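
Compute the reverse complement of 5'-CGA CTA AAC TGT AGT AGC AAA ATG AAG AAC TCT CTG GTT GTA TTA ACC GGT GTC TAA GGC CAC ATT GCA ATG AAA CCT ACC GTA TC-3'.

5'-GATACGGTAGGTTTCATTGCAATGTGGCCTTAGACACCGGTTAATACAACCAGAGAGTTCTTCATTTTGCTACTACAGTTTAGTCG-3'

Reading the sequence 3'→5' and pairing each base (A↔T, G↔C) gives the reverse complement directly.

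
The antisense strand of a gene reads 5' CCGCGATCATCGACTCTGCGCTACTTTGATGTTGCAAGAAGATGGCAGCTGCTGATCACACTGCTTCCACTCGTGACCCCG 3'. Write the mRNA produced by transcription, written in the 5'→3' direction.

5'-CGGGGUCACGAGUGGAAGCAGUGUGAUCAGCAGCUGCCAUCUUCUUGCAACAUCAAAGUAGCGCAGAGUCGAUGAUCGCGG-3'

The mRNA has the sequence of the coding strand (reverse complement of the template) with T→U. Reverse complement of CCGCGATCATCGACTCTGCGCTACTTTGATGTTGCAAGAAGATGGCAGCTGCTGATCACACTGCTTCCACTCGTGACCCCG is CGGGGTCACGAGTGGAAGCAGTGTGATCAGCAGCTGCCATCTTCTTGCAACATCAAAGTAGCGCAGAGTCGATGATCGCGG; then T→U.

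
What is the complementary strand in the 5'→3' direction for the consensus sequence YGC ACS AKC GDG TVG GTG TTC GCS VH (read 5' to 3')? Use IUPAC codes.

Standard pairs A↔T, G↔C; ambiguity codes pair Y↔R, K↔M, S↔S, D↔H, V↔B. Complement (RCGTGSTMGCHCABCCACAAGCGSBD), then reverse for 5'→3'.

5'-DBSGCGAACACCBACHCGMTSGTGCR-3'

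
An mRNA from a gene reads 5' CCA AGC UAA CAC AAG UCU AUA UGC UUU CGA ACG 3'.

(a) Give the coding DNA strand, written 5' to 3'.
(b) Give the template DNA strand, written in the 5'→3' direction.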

..............................

▸ **Work instruction**
Every line from the line containing "(a) Give the" to the last line of the material above must be repeated exactly, and no other line.

▸ **Answer space**
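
(a) Give the coding DNA strand, written 5' to 3'.
(b) Give the template DNA strand, written in the 5'→3' direction.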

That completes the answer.